- **WHAT YOU SHOULD DO**
Starting at the first line of the data below, write out each line exactly until you reach the line containing "Distance(J, D) = 20.2", and include that line too.

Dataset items
Start of Block

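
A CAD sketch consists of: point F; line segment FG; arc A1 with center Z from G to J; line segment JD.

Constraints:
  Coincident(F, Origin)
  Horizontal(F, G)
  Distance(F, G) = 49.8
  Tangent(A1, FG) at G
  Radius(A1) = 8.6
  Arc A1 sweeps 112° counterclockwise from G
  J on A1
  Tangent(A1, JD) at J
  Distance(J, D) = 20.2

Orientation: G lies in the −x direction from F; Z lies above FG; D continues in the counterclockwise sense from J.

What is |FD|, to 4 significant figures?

58.08

On A1, G sits at bearing -90° from Z; a 112° counterclockwise sweep puts J at bearing 22°, so J = Z + 8.6·(cos 22°, sin 22°) = (-41.83, 11.82). Since A1 is tangent to JD there, ZJ ⟂ JD, so JD runs along (−sin 22°, cos 22°); with |JD| = 20.2, D = (-49.39, 30.55). Then |FD| = |D − F| = 58.08.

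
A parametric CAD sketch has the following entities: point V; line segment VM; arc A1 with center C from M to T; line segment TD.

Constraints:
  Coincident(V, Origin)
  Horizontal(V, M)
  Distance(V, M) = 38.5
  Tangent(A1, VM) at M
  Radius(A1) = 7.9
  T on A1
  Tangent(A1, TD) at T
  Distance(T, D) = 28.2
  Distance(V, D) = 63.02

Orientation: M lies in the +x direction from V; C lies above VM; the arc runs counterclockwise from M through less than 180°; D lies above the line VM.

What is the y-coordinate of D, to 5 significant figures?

32.902

V is at the origin; V and M share the same y with |VM| = 38.5 and M on the +x side, so M = (38.500, 0.0000). Tangency of A1 to VM means the radius CM is perpendicular to VM, so C = M + (0, 7.9) = (38.500, 7.9000). Since CT ⟂ TD (tangency), |CD| = √(7.9² + 28.2²) = 29.286 regardless of where T sits on A1. So D lies on both circle(V, 63.02) and circle(C, 29.286); the above-VM intersection is D = (53.749, 32.902). T is the foot of the tangent from D: T = (46.104, 5.7584).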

End of Block

- **RESULT FOR THIS TASK**
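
A CAD sketch consists of: point F; line segment FG; arc A1 with center Z from G to J; line segment JD.

Constraints:
  Coincident(F, Origin)
  Horizontal(F, G)
  Distance(F, G) = 49.8
  Tangent(A1, FG) at G
  Radius(A1) = 8.6
  Arc A1 sweeps 112° counterclockwise from G
  J on A1
  Tangent(A1, JD) at J
  Distance(J, D) = 20.2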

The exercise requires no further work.